**SOURCE RECORDS**:
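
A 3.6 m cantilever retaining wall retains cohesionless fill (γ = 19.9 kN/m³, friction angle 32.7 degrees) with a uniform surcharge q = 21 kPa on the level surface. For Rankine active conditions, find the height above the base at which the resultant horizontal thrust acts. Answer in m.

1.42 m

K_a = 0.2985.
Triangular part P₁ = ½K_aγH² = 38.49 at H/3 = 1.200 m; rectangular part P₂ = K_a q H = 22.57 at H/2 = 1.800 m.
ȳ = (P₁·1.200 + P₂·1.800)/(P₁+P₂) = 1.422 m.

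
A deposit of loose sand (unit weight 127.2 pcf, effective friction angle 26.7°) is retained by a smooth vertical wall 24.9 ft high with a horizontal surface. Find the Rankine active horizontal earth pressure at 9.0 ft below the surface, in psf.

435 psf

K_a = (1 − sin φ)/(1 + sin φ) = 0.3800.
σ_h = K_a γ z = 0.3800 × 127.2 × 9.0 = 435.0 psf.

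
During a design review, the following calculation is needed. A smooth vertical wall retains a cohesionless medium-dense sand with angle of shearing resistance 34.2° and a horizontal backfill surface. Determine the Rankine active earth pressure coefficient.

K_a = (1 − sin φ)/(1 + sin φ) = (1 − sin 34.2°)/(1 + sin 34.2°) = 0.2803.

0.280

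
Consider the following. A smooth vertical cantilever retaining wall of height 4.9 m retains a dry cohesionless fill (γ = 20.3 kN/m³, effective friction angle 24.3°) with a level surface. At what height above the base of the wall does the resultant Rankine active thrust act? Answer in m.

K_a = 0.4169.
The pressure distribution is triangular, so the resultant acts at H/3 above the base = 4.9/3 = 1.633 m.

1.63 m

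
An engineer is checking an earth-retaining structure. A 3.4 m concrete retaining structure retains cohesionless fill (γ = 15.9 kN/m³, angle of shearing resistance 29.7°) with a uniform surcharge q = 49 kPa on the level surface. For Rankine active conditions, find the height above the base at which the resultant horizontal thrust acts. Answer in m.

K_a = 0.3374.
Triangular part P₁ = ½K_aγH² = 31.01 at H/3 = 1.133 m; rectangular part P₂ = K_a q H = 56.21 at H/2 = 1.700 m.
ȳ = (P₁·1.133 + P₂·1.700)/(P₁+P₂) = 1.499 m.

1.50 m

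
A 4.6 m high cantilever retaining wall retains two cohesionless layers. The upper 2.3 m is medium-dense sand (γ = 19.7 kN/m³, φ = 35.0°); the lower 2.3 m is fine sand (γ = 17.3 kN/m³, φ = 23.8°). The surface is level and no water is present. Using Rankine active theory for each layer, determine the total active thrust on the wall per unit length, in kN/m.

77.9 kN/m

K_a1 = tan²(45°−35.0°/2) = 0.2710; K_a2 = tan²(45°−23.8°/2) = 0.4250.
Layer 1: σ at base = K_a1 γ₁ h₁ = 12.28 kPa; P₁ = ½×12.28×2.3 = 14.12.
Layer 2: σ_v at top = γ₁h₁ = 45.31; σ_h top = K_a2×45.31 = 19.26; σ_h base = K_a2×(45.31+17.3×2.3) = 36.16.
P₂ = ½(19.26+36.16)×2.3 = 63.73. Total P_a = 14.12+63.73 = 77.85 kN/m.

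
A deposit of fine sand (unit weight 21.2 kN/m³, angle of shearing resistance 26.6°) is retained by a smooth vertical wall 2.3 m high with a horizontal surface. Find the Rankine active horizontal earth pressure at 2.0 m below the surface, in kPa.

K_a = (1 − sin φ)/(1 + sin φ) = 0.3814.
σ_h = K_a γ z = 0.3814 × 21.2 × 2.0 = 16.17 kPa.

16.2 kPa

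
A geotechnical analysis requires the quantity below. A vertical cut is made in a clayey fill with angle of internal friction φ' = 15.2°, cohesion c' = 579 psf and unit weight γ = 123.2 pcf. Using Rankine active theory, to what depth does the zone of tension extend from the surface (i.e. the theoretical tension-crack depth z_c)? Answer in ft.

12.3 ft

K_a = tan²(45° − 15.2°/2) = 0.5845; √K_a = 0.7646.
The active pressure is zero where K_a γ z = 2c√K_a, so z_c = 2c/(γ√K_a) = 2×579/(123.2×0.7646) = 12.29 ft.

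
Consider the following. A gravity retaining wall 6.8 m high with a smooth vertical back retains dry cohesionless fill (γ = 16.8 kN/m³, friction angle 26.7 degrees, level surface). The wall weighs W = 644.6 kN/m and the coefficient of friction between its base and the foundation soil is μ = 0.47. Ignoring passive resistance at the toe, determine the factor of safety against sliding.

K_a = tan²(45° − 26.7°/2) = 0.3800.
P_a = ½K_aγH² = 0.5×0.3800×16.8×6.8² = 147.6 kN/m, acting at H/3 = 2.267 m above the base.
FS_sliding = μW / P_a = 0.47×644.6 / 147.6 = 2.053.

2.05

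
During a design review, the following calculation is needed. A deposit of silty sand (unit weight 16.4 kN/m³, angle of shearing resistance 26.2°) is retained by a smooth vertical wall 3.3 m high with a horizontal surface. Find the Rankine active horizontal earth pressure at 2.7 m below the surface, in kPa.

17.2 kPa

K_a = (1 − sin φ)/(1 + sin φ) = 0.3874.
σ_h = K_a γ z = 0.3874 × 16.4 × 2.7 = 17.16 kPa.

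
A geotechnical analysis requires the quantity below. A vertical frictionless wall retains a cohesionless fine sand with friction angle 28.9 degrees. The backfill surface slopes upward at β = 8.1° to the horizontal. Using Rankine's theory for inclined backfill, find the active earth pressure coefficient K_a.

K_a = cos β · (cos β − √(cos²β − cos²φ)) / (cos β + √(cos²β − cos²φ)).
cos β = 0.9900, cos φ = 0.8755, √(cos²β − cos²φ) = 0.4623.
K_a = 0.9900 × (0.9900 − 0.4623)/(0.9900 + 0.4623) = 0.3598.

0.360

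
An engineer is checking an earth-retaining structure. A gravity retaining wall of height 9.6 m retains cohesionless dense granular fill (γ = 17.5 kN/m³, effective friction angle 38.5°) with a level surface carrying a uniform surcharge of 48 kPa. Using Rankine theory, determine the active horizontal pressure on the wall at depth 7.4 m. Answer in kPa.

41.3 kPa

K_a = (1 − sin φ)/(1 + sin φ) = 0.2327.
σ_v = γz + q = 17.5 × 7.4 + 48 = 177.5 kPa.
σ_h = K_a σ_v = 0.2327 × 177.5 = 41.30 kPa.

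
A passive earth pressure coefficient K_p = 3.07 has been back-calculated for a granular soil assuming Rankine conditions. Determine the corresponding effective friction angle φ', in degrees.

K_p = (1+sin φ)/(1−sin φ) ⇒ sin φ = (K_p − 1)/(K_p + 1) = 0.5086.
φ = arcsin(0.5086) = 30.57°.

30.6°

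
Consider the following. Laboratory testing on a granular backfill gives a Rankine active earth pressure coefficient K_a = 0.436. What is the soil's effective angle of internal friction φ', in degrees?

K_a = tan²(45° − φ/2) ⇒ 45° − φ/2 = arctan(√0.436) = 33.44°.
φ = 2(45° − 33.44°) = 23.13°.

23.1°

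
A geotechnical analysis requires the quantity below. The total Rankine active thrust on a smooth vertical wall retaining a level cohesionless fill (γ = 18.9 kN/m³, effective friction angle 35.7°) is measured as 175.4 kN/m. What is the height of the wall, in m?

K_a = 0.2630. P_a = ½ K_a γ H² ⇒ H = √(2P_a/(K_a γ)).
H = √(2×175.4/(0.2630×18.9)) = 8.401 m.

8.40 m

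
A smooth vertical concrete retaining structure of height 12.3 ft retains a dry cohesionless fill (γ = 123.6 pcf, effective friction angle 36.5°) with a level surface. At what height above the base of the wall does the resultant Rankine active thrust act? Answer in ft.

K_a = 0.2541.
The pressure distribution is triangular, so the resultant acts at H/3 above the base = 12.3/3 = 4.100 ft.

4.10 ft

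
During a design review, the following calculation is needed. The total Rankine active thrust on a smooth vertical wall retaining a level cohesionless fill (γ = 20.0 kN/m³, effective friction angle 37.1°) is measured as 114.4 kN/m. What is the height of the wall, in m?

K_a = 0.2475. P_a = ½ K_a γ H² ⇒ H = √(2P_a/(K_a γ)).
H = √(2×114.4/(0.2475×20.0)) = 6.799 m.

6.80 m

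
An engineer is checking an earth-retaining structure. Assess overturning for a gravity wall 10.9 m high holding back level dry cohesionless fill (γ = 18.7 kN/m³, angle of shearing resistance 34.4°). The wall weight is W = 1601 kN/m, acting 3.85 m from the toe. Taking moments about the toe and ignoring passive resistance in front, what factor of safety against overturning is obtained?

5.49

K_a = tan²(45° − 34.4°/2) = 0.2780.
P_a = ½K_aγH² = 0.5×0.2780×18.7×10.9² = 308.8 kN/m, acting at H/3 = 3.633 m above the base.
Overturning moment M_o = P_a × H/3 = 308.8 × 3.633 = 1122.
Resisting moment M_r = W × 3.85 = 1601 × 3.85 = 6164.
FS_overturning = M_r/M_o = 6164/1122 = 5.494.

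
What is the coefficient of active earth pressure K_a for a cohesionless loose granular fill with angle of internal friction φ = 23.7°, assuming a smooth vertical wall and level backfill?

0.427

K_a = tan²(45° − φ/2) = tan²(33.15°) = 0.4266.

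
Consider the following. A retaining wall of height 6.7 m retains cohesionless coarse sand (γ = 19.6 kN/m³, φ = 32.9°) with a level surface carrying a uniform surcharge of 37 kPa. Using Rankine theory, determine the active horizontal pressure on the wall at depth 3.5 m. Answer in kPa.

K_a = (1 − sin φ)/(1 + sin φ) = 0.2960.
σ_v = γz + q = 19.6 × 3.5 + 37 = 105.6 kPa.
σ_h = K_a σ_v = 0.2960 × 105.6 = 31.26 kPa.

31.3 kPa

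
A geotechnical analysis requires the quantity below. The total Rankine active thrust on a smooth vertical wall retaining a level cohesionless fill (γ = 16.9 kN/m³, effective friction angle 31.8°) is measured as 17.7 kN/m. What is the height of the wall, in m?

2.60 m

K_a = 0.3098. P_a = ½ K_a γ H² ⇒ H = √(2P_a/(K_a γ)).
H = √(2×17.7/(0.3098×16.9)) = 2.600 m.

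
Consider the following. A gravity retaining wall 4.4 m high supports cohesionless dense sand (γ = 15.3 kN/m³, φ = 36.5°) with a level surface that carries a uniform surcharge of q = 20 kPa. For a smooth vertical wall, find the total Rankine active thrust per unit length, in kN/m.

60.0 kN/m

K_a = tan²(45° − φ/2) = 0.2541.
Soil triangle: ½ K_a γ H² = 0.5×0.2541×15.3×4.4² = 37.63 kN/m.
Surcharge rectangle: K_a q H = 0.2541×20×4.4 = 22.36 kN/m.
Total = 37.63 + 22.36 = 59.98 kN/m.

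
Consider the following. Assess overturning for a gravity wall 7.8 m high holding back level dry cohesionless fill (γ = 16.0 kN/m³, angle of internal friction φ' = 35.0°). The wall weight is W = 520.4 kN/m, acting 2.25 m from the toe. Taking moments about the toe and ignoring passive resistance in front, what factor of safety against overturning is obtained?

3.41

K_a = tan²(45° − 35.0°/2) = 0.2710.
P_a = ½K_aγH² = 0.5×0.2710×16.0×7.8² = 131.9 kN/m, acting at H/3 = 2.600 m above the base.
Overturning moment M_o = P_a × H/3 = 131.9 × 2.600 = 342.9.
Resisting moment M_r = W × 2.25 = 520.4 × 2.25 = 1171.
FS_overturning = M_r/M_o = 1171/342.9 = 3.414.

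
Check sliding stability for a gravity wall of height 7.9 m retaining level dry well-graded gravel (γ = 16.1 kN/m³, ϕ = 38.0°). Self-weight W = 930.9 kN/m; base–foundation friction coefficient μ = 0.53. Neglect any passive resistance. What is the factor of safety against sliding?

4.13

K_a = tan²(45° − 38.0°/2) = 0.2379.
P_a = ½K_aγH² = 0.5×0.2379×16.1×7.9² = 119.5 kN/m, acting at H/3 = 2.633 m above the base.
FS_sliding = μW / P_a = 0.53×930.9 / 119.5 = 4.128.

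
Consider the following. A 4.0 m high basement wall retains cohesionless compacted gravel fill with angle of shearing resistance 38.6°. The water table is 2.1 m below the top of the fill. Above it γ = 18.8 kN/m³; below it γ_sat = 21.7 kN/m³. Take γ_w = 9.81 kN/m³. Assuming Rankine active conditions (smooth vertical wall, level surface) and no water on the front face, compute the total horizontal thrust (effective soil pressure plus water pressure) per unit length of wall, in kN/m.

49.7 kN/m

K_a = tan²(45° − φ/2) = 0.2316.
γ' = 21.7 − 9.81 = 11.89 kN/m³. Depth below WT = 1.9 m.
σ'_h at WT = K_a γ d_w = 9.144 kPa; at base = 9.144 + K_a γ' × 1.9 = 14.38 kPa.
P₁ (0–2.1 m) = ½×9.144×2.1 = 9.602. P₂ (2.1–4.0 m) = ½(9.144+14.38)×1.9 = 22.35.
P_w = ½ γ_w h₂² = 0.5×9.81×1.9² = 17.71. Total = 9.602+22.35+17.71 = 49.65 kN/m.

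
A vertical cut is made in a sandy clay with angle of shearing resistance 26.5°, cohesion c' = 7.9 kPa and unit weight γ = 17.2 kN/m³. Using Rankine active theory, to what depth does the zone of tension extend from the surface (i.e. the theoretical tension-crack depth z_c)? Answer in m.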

**TASK DETAILS**: Reproduce precisely the span of lines that begins at the line containing "Check sliding stability" and ends with the last line of the listing.

**EXERCISE RESPONSE**:
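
Check sliding stability for a gravity wall of height 7.9 m retaining level dry well-graded gravel (γ = 16.1 kN/m³, ϕ = 38.0°). Self-weight W = 930.9 kN/m; base–foundation friction coefficient μ = 0.53. Neglect any passive resistance. What is the factor of safety against sliding?

4.13

K_a = tan²(45° − 38.0°/2) = 0.2379.
P_a = ½K_aγH² = 0.5×0.2379×16.1×7.9² = 119.5 kN/m, acting at H/3 = 2.633 m above the base.
FS_sliding = μW / P_a = 0.53×930.9 / 119.5 = 4.128.

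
Consider the following. A 4.0 m high basement wall retains cohesionless compacted gravel fill with angle of shearing resistance 38.6°. The water table is 2.1 m below the top of the fill. Above it γ = 18.8 kN/m³; below it γ_sat = 21.7 kN/m³. Take γ_w = 9.81 kN/m³. Assuming Rankine active conditions (smooth vertical wall, level surface) and no water on the front face, compute the total horizontal thrust (effective soil pressure plus water pressure) per unit length of wall, in kN/m.

49.7 kN/m

K_a = tan²(45° − φ/2) = 0.2316.
γ' = 21.7 − 9.81 = 11.89 kN/m³. Depth below WT = 1.9 m.
σ'_h at WT = K_a γ d_w = 9.144 kPa; at base = 9.144 + K_a γ' × 1.9 = 14.38 kPa.
P₁ (0–2.1 m) = ½×9.144×2.1 = 9.602. P₂ (2.1–4.0 m) = ½(9.144+14.38)×1.9 = 22.35.
P_w = ½ γ_w h₂² = 0.5×9.81×1.9² = 17.71. Total = 9.602+22.35+17.71 = 49.65 kN/m.

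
A vertical cut is made in a sandy clay with angle of shearing resistance 26.5°, cohesion c' = 7.9 kPa and unit weight γ = 17.2 kN/m³. Using Rankine active theory, to what depth does the zone of tension extend from the surface (i.e. the theoretical tension-crack depth z_c)? Answer in m.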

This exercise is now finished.